%%

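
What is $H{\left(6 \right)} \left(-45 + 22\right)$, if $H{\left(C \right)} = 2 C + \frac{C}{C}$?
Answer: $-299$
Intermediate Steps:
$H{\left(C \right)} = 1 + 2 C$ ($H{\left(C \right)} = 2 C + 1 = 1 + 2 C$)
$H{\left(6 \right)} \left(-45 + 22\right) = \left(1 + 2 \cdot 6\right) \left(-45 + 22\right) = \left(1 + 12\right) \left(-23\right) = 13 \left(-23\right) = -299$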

%%
%%

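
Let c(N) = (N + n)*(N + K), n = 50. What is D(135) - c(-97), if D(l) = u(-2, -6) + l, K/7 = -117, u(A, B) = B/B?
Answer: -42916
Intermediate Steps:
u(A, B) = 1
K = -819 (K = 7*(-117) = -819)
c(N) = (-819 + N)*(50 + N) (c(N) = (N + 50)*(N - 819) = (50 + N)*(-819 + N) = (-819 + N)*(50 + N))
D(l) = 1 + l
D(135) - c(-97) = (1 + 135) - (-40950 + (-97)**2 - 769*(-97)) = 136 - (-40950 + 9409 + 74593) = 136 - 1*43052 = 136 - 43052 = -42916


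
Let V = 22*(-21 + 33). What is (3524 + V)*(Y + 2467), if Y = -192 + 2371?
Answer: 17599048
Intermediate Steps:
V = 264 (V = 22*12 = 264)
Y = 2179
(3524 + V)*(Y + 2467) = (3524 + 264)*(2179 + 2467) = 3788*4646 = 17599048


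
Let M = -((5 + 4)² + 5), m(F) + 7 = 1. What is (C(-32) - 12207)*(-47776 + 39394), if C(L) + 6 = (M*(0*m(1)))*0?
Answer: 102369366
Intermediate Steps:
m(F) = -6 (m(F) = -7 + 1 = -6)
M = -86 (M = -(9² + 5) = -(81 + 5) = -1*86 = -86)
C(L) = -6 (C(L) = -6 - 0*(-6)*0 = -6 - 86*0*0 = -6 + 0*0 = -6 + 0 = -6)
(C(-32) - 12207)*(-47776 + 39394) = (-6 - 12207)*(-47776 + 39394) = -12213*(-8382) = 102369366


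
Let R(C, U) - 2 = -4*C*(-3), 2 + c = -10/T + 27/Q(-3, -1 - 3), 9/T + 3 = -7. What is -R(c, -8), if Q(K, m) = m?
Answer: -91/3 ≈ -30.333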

%%

_Task statement:_
Return a word-for-word copy of the lines above from the one holding "Answer: 102369366" through the one holding "Answer: -91/3 ≈ -30.333", with both of them included and nothing besides.

_Task response:_
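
Answer: 102369366
Intermediate Steps:
m(F) = -6 (m(F) = -7 + 1 = -6)
M = -86 (M = -(9² + 5) = -(81 + 5) = -1*86 = -86)
C(L) = -6 (C(L) = -6 - 0*(-6)*0 = -6 - 86*0*0 = -6 + 0*0 = -6 + 0 = -6)
(C(-32) - 12207)*(-47776 + 39394) = (-6 - 12207)*(-47776 + 39394) = -12213*(-8382) = 102369366


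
Let R(C, U) - 2 = -4*C*(-3), 2 + c = -10/T + 27/Q(-3, -1 - 3), 9/T + 3 = -7. What is -R(c, -8), if Q(K, m) = m?
Answer: -91/3 ≈ -30.333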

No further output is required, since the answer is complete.